Task description
Locate the line containing "Its median is 10." in the data below. Reproduce it and every following line up to the end, exactly as given.

(Collected data)
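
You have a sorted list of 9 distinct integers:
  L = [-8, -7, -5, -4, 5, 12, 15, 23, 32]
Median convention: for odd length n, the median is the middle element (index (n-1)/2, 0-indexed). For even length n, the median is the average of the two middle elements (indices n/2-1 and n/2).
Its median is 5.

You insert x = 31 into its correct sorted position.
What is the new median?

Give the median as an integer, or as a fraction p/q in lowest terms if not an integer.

Answer: 17/2

Derivation:
Old list (sorted, length 9): [-8, -7, -5, -4, 5, 12, 15, 23, 32]
Old median = 5
Insert x = 31
Old length odd (9). Middle was index 4 = 5.
New length even (10). New median = avg of two middle elements.
x = 31: 8 elements are < x, 1 elements are > x.
New sorted list: [-8, -7, -5, -4, 5, 12, 15, 23, 31, 32]
New median = 17/2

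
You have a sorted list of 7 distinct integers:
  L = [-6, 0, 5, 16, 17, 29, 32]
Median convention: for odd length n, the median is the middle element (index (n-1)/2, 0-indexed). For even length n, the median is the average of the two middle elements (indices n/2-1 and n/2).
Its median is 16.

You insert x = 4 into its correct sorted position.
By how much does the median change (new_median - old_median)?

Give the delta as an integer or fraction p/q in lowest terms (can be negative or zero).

Old median = 16
After inserting x = 4: new sorted = [-6, 0, 4, 5, 16, 17, 29, 32]
New median = 21/2
Delta = 21/2 - 16 = -11/2

Answer: -11/2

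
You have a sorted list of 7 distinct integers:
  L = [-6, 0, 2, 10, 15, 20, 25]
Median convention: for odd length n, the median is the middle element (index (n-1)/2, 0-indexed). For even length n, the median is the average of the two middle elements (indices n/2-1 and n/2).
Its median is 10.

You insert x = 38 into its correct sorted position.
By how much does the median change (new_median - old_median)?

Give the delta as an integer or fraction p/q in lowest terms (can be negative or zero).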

Response
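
Its median is 10.

You insert x = 38 into its correct sorted position.
By how much does the median change (new_median - old_median)?

Give the delta as an integer or fraction p/q in lowest terms (can be negative or zero).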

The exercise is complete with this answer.